WHAT TO WORK ON
The expected output is a verbatim reprint of the lines from the beginning of the data that follows through the line that contains "Trying to schedule a hiring".

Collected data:
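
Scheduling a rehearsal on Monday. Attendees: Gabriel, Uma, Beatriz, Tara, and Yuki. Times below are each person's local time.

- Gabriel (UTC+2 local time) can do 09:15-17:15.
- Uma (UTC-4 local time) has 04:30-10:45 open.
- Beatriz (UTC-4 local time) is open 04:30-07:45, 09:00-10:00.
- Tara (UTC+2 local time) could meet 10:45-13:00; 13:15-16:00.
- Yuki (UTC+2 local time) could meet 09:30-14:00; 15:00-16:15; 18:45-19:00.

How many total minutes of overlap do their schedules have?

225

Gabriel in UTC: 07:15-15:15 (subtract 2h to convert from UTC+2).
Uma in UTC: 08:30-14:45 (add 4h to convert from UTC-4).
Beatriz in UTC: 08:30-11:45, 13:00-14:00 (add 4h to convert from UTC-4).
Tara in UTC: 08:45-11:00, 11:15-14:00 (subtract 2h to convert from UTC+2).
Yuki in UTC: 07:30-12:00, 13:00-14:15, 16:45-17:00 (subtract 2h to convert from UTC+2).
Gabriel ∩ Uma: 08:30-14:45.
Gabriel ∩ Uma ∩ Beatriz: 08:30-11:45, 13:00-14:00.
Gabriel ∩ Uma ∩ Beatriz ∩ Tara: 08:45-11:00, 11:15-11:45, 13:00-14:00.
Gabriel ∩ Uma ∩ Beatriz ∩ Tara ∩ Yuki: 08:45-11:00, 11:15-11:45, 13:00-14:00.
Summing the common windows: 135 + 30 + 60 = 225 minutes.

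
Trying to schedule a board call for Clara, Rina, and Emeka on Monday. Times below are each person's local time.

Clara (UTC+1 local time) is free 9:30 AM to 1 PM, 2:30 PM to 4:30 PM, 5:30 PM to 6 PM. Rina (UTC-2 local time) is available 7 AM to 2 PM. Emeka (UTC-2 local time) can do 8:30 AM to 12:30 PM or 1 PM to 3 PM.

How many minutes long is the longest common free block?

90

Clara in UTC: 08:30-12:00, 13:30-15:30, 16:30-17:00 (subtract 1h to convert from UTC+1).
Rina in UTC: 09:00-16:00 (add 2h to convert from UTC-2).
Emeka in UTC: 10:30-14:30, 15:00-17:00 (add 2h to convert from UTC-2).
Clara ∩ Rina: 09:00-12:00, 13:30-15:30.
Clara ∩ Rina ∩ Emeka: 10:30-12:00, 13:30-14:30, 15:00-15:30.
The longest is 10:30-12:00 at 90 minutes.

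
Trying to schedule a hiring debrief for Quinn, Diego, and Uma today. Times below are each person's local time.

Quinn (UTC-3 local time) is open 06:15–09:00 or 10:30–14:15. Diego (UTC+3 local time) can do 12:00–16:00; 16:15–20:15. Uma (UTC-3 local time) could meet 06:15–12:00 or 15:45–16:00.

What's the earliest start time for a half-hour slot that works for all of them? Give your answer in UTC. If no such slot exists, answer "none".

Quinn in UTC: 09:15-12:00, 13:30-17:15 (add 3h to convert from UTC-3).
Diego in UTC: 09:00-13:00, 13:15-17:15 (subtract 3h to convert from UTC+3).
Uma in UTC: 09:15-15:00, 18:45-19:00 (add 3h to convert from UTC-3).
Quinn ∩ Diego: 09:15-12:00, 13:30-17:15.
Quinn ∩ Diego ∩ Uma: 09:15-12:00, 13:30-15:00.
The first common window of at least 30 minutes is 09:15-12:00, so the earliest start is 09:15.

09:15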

ANSWER TO THIS TASK
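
Scheduling a rehearsal on Monday. Attendees: Gabriel, Uma, Beatriz, Tara, and Yuki. Times below are each person's local time.

- Gabriel (UTC+2 local time) can do 09:15-17:15.
- Uma (UTC-4 local time) has 04:30-10:45 open.
- Beatriz (UTC-4 local time) is open 04:30-07:45, 09:00-10:00.
- Tara (UTC+2 local time) could meet 10:45-13:00; 13:15-16:00.
- Yuki (UTC+2 local time) could meet 09:30-14:00; 15:00-16:15; 18:45-19:00.

How many total minutes of overlap do their schedules have?

225

Gabriel in UTC: 07:15-15:15 (subtract 2h to convert from UTC+2).
Uma in UTC: 08:30-14:45 (add 4h to convert from UTC-4).
Beatriz in UTC: 08:30-11:45, 13:00-14:00 (add 4h to convert from UTC-4).
Tara in UTC: 08:45-11:00, 11:15-14:00 (subtract 2h to convert from UTC+2).
Yuki in UTC: 07:30-12:00, 13:00-14:15, 16:45-17:00 (subtract 2h to convert from UTC+2).
Gabriel ∩ Uma: 08:30-14:45.
Gabriel ∩ Uma ∩ Beatriz: 08:30-11:45, 13:00-14:00.
Gabriel ∩ Uma ∩ Beatriz ∩ Tara: 08:45-11:00, 11:15-11:45, 13:00-14:00.
Gabriel ∩ Uma ∩ Beatriz ∩ Tara ∩ Yuki: 08:45-11:00, 11:15-11:45, 13:00-14:00.
Summing the common windows: 135 + 30 + 60 = 225 minutes.

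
Trying to schedule a board call for Clara, Rina, and Emeka on Monday. Times below are each person's local time.

Clara (UTC+1 local time) is free 9:30 AM to 1 PM, 2:30 PM to 4:30 PM, 5:30 PM to 6 PM. Rina (UTC-2 local time) is available 7 AM to 2 PM. Emeka (UTC-2 local time) can do 8:30 AM to 12:30 PM or 1 PM to 3 PM.

How many minutes long is the longest common free block?

90

Clara in UTC: 08:30-12:00, 13:30-15:30, 16:30-17:00 (subtract 1h to convert from UTC+1).
Rina in UTC: 09:00-16:00 (add 2h to convert from UTC-2).
Emeka in UTC: 10:30-14:30, 15:00-17:00 (add 2h to convert from UTC-2).
Clara ∩ Rina: 09:00-12:00, 13:30-15:30.
Clara ∩ Rina ∩ Emeka: 10:30-12:00, 13:30-14:30, 15:00-15:30.
The longest is 10:30-12:00 at 90 minutes.

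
Trying to schedule a hiring debrief for Quinn, Diego, and Uma today. Times below are each person's local time.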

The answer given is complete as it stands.